**EXERCISE DETAILS:**
This exercise calls for an exact copy of the data below.
------ RECORDS FOR THE EXERCISE
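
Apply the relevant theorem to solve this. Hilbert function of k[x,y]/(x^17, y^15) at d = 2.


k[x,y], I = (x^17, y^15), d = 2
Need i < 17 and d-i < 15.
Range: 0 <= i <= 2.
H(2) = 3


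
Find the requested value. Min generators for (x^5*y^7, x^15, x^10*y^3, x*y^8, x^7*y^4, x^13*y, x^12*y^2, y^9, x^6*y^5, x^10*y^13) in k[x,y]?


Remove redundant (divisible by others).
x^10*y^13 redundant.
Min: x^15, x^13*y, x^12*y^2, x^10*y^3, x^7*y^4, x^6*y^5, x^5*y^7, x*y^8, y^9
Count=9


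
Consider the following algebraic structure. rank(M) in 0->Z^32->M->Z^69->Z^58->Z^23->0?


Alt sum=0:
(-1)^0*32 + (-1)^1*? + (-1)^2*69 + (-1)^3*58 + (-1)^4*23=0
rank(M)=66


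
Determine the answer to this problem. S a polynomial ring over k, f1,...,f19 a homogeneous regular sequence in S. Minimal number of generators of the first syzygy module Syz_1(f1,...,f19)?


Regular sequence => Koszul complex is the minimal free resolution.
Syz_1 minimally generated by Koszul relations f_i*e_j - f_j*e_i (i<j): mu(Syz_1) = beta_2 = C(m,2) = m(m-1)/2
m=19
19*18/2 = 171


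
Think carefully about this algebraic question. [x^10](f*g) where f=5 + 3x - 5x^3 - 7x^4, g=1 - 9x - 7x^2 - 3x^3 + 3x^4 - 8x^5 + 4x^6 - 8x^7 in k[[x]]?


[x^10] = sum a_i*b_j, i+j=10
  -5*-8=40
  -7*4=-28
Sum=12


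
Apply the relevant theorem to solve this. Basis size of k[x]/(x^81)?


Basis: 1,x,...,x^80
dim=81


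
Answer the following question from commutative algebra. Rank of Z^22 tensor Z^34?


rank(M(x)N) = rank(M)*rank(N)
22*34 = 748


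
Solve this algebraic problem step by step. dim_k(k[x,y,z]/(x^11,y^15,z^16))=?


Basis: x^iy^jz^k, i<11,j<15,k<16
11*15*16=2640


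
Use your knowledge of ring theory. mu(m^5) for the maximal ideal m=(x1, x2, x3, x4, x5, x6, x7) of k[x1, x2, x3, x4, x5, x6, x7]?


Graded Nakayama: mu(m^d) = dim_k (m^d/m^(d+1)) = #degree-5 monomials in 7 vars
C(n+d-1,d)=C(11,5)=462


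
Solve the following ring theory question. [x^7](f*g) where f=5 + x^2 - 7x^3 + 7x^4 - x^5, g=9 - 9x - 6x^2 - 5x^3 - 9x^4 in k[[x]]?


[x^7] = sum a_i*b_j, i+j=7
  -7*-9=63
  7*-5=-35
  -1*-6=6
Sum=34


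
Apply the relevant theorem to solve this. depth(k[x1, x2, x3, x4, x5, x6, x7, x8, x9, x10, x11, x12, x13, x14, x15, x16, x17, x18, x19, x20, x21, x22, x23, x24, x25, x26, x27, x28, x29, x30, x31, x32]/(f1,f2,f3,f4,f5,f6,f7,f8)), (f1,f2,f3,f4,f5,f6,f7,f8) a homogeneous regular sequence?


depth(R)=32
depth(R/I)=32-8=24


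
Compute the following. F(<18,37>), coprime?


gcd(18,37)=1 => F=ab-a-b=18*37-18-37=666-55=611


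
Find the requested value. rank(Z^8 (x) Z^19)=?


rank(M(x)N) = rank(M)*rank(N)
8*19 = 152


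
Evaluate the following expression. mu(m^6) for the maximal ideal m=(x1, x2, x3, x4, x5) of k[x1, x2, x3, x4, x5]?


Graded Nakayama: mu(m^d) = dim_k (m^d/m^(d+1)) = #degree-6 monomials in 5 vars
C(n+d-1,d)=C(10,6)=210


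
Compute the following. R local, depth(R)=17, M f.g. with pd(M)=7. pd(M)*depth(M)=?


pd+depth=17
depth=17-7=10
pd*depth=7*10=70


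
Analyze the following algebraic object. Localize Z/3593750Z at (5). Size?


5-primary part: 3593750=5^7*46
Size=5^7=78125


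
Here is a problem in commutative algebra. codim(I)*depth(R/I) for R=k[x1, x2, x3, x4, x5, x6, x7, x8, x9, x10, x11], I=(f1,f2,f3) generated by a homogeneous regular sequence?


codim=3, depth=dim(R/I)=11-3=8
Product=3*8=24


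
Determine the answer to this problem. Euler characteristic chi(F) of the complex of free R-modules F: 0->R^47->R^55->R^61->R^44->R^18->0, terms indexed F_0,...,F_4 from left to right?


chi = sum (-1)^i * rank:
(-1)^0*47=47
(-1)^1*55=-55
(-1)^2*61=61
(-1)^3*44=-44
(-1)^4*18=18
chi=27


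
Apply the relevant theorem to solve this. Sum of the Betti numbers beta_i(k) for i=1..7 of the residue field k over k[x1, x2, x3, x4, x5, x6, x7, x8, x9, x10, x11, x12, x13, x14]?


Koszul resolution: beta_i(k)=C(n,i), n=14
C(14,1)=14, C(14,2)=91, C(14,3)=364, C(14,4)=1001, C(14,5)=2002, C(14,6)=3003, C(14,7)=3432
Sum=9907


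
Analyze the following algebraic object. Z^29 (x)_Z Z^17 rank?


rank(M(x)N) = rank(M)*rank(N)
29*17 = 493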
------------
**ANSWER:**
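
Apply the relevant theorem to solve this. Hilbert function of k[x,y]/(x^17, y^15) at d = 2.


k[x,y], I = (x^17, y^15), d = 2
Need i < 17 and d-i < 15.
Range: 0 <= i <= 2.
H(2) = 3


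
Find the requested value. Min generators for (x^5*y^7, x^15, x^10*y^3, x*y^8, x^7*y^4, x^13*y, x^12*y^2, y^9, x^6*y^5, x^10*y^13) in k[x,y]?


Remove redundant (divisible by others).
x^10*y^13 redundant.
Min: x^15, x^13*y, x^12*y^2, x^10*y^3, x^7*y^4, x^6*y^5, x^5*y^7, x*y^8, y^9
Count=9


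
Consider the following algebraic structure. rank(M) in 0->Z^32->M->Z^69->Z^58->Z^23->0?


Alt sum=0:
(-1)^0*32 + (-1)^1*? + (-1)^2*69 + (-1)^3*58 + (-1)^4*23=0
rank(M)=66


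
Determine the answer to this problem. S a polynomial ring over k, f1,...,f19 a homogeneous regular sequence in S. Minimal number of generators of the first syzygy module Syz_1(f1,...,f19)?


Regular sequence => Koszul complex is the minimal free resolution.
Syz_1 minimally generated by Koszul relations f_i*e_j - f_j*e_i (i<j): mu(Syz_1) = beta_2 = C(m,2) = m(m-1)/2
m=19
19*18/2 = 171


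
Think carefully about this algebraic question. [x^10](f*g) where f=5 + 3x - 5x^3 - 7x^4, g=1 - 9x - 7x^2 - 3x^3 + 3x^4 - 8x^5 + 4x^6 - 8x^7 in k[[x]]?


[x^10] = sum a_i*b_j, i+j=10
  -5*-8=40
  -7*4=-28
Sum=12


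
Apply the relevant theorem to solve this. Basis size of k[x]/(x^81)?


Basis: 1,x,...,x^80
dim=81


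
Answer the following question from commutative algebra. Rank of Z^22 tensor Z^34?


rank(M(x)N) = rank(M)*rank(N)
22*34 = 748


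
Solve this algebraic problem step by step. dim_k(k[x,y,z]/(x^11,y^15,z^16))=?


Basis: x^iy^jz^k, i<11,j<15,k<16
11*15*16=2640


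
Use your knowledge of ring theory. mu(m^5) for the maximal ideal m=(x1, x2, x3, x4, x5, x6, x7) of k[x1, x2, x3, x4, x5, x6, x7]?


Graded Nakayama: mu(m^d) = dim_k (m^d/m^(d+1)) = #degree-5 monomials in 7 vars
C(n+d-1,d)=C(11,5)=462


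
Solve the following ring theory question. [x^7](f*g) where f=5 + x^2 - 7x^3 + 7x^4 - x^5, g=9 - 9x - 6x^2 - 5x^3 - 9x^4 in k[[x]]?


[x^7] = sum a_i*b_j, i+j=7
  -7*-9=63
  7*-5=-35
  -1*-6=6
Sum=34


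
Apply the relevant theorem to solve this. depth(k[x1, x2, x3, x4, x5, x6, x7, x8, x9, x10, x11, x12, x13, x14, x15, x16, x17, x18, x19, x20, x21, x22, x23, x24, x25, x26, x27, x28, x29, x30, x31, x32]/(f1,f2,f3,f4,f5,f6,f7,f8)), (f1,f2,f3,f4,f5,f6,f7,f8) a homogeneous regular sequence?


depth(R)=32
depth(R/I)=32-8=24


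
Compute the following. F(<18,37>), coprime?


gcd(18,37)=1 => F=ab-a-b=18*37-18-37=666-55=611


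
Find the requested value. rank(Z^8 (x) Z^19)=?


rank(M(x)N) = rank(M)*rank(N)
8*19 = 152


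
Evaluate the following expression. mu(m^6) for the maximal ideal m=(x1, x2, x3, x4, x5) of k[x1, x2, x3, x4, x5]?


Graded Nakayama: mu(m^d) = dim_k (m^d/m^(d+1)) = #degree-6 monomials in 5 vars
C(n+d-1,d)=C(10,6)=210


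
Compute the following. R local, depth(R)=17, M f.g. with pd(M)=7. pd(M)*depth(M)=?


pd+depth=17
depth=17-7=10
pd*depth=7*10=70


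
Analyze the following algebraic object. Localize Z/3593750Z at (5). Size?


5-primary part: 3593750=5^7*46
Size=5^7=78125


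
Here is a problem in commutative algebra. codim(I)*depth(R/I) for R=k[x1, x2, x3, x4, x5, x6, x7, x8, x9, x10, x11], I=(f1,f2,f3) generated by a homogeneous regular sequence?


codim=3, depth=dim(R/I)=11-3=8
Product=3*8=24


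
Determine the answer to this problem. Euler characteristic chi(F) of the complex of free R-modules F: 0->R^47->R^55->R^61->R^44->R^18->0, terms indexed F_0,...,F_4 from left to right?


chi = sum (-1)^i * rank:
(-1)^0*47=47
(-1)^1*55=-55
(-1)^2*61=61
(-1)^3*44=-44
(-1)^4*18=18
chi=27


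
Apply the relevant theorem to solve this. Sum of the Betti numbers beta_i(k) for i=1..7 of the residue field k over k[x1, x2, x3, x4, x5, x6, x7, x8, x9, x10, x11, x12, x13, x14]?


Koszul resolution: beta_i(k)=C(n,i), n=14
C(14,1)=14, C(14,2)=91, C(14,3)=364, C(14,4)=1001, C(14,5)=2002, C(14,6)=3003, C(14,7)=3432
Sum=9907


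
Analyze the following algebraic object. Z^29 (x)_Z Z^17 rank?


rank(M(x)N) = rank(M)*rank(N)
29*17 = 493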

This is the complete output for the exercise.